§ ACTIVITY: Taking the line with "(3) d/du [-1.33*u^2 + 0.27*u - 2.62]" as the first and the line with "(4) Iteratively Factor: g^4" as the last, set down exactly every line in that range from the entries below, and no more.

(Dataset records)
◆ ◆ ◆

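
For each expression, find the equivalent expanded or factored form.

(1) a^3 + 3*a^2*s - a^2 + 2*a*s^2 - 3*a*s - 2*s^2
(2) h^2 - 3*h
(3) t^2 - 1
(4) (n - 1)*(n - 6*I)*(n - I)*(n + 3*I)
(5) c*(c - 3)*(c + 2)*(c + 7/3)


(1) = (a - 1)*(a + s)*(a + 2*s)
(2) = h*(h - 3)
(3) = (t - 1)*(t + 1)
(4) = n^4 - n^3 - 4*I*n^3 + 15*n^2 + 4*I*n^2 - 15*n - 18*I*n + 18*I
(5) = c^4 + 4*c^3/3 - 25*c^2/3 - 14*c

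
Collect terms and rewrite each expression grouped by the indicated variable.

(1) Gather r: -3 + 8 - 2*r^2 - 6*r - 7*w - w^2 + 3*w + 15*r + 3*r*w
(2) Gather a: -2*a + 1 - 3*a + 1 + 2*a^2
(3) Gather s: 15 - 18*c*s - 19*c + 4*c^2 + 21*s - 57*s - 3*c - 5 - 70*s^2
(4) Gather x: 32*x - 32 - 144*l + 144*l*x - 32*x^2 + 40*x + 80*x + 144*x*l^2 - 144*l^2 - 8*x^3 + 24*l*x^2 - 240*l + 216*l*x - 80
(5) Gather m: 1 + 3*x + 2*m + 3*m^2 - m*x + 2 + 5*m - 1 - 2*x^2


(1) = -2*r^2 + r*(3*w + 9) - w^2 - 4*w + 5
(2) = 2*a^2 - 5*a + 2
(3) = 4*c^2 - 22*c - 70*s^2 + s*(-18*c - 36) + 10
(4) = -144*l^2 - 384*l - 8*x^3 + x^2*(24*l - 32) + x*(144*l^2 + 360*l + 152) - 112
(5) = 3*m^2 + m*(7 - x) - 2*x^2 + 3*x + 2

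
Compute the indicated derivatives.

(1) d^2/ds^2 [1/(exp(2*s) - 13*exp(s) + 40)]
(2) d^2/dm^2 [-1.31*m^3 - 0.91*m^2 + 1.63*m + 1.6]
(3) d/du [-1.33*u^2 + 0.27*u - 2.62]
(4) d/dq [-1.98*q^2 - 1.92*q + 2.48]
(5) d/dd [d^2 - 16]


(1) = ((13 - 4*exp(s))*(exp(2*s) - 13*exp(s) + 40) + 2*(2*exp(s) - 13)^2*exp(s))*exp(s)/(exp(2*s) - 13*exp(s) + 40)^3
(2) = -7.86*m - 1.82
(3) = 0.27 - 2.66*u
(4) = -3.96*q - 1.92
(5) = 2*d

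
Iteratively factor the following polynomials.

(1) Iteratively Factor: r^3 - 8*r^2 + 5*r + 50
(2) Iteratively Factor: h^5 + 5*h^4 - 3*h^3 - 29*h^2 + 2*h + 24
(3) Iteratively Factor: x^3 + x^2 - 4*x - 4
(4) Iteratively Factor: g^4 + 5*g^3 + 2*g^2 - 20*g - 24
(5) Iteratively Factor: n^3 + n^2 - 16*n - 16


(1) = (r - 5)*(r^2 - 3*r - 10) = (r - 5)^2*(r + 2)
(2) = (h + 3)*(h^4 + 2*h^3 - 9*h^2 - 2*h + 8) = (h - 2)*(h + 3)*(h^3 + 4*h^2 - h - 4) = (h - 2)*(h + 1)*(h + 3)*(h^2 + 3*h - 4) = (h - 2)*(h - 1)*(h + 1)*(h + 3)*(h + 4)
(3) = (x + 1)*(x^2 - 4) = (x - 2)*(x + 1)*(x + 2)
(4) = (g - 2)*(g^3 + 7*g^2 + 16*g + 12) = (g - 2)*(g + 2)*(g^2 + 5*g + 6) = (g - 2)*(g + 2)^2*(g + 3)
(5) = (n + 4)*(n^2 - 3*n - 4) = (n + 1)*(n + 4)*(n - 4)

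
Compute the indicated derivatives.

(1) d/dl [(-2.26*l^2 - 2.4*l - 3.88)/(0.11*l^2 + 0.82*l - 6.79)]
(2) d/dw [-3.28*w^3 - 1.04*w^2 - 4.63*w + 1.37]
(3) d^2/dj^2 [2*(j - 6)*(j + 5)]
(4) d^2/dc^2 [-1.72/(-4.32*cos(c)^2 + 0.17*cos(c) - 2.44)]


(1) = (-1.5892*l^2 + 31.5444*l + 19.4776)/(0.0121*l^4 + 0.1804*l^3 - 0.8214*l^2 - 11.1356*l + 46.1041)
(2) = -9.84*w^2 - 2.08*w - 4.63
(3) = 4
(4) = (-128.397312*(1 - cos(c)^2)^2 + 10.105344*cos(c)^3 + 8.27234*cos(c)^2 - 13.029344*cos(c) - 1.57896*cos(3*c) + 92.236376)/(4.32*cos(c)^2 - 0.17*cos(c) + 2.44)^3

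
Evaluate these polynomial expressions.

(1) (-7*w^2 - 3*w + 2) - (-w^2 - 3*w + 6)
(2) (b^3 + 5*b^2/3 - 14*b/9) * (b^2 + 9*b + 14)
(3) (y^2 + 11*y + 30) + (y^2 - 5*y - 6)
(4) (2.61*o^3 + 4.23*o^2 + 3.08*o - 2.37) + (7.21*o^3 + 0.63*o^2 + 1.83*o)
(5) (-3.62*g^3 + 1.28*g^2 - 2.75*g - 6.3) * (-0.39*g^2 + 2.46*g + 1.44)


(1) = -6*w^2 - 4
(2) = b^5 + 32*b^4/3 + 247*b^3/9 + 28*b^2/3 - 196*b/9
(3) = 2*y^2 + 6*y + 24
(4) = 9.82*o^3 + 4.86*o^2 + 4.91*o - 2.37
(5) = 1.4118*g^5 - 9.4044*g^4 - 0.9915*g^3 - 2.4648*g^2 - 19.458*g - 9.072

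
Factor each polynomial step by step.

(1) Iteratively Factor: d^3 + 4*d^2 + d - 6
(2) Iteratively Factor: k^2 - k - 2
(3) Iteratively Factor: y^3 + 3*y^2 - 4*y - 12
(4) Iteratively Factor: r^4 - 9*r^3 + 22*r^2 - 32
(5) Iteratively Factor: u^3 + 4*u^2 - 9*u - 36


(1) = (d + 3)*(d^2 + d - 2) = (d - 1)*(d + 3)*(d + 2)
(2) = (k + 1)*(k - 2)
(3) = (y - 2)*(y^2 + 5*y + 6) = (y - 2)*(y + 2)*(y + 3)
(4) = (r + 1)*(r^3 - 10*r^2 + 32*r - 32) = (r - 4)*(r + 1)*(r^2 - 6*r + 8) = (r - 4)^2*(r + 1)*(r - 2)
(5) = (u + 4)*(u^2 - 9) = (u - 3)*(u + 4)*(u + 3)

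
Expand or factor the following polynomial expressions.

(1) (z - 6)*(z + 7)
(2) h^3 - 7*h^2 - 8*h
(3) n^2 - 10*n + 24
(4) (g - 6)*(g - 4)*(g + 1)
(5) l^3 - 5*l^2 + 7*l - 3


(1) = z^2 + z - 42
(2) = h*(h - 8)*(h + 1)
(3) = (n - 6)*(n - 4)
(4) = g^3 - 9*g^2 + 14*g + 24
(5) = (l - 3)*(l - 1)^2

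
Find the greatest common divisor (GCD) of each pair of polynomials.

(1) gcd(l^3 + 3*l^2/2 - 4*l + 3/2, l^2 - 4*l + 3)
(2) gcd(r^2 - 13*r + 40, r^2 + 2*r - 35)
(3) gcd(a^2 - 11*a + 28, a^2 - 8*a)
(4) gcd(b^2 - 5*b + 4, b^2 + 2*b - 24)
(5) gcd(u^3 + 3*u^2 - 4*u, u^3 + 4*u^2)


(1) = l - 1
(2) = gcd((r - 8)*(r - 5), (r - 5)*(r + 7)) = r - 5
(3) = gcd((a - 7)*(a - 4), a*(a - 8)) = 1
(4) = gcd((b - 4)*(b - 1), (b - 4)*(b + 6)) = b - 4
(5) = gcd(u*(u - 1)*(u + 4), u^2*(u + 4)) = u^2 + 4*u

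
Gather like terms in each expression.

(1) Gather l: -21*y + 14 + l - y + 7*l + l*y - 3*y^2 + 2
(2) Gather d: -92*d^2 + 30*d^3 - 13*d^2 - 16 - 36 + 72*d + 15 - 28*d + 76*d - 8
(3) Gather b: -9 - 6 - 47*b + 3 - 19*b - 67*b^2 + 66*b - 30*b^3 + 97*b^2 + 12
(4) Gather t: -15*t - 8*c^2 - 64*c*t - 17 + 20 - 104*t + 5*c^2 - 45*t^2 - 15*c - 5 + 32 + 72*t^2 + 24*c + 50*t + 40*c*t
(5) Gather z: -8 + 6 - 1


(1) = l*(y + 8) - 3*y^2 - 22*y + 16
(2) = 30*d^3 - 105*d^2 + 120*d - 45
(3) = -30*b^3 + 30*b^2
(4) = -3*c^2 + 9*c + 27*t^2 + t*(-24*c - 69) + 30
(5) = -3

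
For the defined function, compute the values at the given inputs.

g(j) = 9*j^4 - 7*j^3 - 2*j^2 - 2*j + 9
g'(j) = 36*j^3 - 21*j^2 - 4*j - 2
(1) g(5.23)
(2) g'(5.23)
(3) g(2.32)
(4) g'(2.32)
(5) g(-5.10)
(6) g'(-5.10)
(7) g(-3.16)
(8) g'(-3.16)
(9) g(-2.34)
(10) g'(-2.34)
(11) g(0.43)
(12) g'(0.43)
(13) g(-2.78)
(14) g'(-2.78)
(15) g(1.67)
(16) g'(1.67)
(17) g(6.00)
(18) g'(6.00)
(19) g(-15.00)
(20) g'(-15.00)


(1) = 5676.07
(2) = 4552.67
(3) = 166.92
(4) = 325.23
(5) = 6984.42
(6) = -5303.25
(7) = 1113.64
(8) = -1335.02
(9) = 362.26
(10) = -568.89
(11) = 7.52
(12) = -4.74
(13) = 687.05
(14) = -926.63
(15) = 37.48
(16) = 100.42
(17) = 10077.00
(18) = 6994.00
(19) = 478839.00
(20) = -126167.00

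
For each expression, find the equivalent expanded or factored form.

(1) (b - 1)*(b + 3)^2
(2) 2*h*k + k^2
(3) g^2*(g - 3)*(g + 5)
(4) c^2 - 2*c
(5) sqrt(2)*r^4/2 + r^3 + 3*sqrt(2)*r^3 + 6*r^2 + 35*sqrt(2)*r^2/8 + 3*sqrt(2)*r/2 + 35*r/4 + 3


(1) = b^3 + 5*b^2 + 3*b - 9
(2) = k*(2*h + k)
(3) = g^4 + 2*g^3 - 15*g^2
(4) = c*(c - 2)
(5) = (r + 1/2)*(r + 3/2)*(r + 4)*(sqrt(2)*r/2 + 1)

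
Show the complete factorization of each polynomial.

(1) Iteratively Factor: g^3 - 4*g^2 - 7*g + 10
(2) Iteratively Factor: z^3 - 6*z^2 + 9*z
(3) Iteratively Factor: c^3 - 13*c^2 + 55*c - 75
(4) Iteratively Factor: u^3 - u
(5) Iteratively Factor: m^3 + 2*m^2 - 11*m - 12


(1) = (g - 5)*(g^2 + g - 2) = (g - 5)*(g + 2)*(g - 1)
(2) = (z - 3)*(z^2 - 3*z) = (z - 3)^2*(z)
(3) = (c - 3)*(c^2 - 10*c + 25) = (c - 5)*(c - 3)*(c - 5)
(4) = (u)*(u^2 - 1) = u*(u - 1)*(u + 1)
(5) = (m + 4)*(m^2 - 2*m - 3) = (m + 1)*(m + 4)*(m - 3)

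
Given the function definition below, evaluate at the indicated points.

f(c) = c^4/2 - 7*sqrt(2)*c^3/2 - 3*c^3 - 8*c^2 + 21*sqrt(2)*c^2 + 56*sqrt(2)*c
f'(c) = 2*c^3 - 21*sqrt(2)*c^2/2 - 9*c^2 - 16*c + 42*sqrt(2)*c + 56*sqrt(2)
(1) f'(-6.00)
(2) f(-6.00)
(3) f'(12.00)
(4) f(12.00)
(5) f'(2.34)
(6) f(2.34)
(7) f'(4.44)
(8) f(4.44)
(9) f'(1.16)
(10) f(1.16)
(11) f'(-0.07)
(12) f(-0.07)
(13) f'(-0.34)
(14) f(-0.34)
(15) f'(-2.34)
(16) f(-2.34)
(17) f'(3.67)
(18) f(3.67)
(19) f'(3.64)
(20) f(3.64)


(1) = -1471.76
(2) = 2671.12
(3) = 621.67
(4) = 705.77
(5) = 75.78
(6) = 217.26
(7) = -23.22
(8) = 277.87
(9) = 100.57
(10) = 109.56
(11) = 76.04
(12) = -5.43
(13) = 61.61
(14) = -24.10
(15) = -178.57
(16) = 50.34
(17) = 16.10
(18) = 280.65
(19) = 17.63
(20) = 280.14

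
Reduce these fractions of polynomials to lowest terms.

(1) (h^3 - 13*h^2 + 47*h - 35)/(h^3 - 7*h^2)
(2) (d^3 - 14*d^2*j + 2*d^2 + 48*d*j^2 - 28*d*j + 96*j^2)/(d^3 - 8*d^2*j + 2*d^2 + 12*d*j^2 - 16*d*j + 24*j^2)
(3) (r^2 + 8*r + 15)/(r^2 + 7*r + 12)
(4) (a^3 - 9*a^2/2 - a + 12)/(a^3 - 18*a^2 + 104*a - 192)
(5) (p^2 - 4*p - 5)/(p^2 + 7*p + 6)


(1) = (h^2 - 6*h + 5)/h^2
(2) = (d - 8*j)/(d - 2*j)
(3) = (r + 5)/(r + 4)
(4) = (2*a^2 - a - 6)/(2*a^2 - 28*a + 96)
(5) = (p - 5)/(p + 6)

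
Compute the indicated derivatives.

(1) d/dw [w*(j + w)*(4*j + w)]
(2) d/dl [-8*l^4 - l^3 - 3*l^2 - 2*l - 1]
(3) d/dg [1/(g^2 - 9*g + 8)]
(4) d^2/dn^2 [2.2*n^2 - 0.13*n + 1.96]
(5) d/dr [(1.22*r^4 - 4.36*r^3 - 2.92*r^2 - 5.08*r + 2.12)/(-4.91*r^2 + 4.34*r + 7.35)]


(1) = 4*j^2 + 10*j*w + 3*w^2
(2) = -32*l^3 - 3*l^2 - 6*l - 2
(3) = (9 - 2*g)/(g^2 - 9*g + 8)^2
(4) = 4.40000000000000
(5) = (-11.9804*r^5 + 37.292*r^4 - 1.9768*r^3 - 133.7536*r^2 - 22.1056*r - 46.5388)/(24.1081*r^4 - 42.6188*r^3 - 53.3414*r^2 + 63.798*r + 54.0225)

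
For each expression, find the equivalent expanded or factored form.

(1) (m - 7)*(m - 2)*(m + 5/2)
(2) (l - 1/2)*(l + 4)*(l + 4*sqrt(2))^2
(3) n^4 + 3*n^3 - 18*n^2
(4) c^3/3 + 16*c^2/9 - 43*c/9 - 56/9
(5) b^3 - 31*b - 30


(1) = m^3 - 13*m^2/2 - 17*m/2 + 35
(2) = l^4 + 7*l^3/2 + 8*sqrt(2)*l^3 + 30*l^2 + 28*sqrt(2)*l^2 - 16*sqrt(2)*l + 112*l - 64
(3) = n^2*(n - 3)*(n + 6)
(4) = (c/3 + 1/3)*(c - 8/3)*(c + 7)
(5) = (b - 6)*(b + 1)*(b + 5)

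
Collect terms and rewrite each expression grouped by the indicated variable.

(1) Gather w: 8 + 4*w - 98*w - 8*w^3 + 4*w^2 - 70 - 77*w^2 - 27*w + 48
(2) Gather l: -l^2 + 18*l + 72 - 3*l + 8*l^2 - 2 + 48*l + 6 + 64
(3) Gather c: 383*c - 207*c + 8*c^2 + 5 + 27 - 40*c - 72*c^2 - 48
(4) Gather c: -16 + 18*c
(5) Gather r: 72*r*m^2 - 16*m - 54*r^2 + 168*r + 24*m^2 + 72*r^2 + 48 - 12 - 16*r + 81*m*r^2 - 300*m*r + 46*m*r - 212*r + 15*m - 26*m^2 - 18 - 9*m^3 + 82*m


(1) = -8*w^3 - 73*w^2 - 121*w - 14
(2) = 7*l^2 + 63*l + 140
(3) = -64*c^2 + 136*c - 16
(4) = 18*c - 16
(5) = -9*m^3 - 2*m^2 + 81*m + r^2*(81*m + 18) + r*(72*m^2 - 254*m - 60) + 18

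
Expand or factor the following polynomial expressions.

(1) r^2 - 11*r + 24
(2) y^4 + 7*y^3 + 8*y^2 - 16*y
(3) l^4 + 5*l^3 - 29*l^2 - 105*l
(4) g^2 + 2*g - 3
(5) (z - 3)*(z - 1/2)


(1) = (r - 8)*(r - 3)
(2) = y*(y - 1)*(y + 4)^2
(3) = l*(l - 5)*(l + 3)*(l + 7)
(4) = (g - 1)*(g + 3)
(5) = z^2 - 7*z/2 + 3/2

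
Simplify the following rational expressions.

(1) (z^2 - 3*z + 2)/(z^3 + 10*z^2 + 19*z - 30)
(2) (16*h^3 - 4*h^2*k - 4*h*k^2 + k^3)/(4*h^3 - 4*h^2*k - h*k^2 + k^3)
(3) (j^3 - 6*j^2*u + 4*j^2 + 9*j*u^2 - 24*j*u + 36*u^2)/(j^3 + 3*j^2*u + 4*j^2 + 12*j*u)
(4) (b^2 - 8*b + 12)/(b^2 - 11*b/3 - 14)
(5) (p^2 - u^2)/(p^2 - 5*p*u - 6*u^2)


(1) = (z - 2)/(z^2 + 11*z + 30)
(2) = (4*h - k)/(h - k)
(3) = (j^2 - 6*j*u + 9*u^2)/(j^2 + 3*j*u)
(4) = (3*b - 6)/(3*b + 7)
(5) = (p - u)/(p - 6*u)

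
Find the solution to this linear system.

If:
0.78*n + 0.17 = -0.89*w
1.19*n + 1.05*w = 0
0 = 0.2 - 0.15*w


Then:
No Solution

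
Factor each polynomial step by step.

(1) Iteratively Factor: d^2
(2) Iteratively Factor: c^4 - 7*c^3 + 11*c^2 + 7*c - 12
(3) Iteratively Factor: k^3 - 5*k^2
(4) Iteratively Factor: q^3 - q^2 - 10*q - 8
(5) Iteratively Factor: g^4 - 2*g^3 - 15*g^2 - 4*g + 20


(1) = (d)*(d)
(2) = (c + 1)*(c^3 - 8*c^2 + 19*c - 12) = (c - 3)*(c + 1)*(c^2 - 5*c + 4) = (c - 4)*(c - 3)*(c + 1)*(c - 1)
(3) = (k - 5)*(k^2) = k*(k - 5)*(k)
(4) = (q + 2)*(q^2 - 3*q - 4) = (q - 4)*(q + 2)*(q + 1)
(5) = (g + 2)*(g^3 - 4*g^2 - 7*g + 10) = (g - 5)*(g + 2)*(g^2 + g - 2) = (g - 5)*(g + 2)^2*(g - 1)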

◆ ◆ ◆

§ EXERCISE ANSWER:
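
(3) d/du [-1.33*u^2 + 0.27*u - 2.62]
(4) d/dq [-1.98*q^2 - 1.92*q + 2.48]
(5) d/dd [d^2 - 16]


(1) = ((13 - 4*exp(s))*(exp(2*s) - 13*exp(s) + 40) + 2*(2*exp(s) - 13)^2*exp(s))*exp(s)/(exp(2*s) - 13*exp(s) + 40)^3
(2) = -7.86*m - 1.82
(3) = 0.27 - 2.66*u
(4) = -3.96*q - 1.92
(5) = 2*d

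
Iteratively factor the following polynomials.

(1) Iteratively Factor: r^3 - 8*r^2 + 5*r + 50
(2) Iteratively Factor: h^5 + 5*h^4 - 3*h^3 - 29*h^2 + 2*h + 24
(3) Iteratively Factor: x^3 + x^2 - 4*x - 4
(4) Iteratively Factor: g^4 + 5*g^3 + 2*g^2 - 20*g - 24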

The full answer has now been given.